*** Input records
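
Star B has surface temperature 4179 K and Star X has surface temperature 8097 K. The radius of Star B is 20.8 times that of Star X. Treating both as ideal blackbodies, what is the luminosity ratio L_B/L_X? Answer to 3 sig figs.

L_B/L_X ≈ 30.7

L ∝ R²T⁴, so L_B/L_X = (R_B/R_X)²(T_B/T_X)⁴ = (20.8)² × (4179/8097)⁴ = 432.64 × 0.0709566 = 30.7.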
******
*** Input records
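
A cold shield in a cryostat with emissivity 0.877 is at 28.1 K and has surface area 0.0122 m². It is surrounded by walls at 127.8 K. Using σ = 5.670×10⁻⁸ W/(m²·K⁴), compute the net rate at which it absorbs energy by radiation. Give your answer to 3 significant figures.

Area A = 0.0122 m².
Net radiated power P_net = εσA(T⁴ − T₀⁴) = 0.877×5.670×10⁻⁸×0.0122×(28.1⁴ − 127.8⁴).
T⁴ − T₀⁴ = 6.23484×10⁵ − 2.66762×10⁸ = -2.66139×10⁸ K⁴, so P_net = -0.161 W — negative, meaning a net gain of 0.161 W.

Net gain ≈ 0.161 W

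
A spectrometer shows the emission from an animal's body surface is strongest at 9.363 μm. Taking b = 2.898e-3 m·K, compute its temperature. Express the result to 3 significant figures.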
******
## [Try it]
Among the records above, only the lines between the line holding "A cold shield" and the line holding "A spectrometer shows", inclusive, are to be output, exactly as written.

## [Answer to the problem]
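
A cold shield in a cryostat with emissivity 0.877 is at 28.1 K and has surface area 0.0122 m². It is surrounded by walls at 127.8 K. Using σ = 5.670×10⁻⁸ W/(m²·K⁴), compute the net rate at which it absorbs energy by radiation. Give your answer to 3 significant figures.

Area A = 0.0122 m².
Net radiated power P_net = εσA(T⁴ − T₀⁴) = 0.877×5.670×10⁻⁸×0.0122×(28.1⁴ − 127.8⁴).
T⁴ − T₀⁴ = 6.23484×10⁵ − 2.66762×10⁸ = -2.66139×10⁸ K⁴, so P_net = -0.161 W — negative, meaning a net gain of 0.161 W.

Net gain ≈ 0.161 W

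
A spectrometer shows the emission from an animal's body surface is strongest at 9.363 μm. Taking b = 2.898e-3 m·K, compute its temperature. Express the result to 3 significant figures.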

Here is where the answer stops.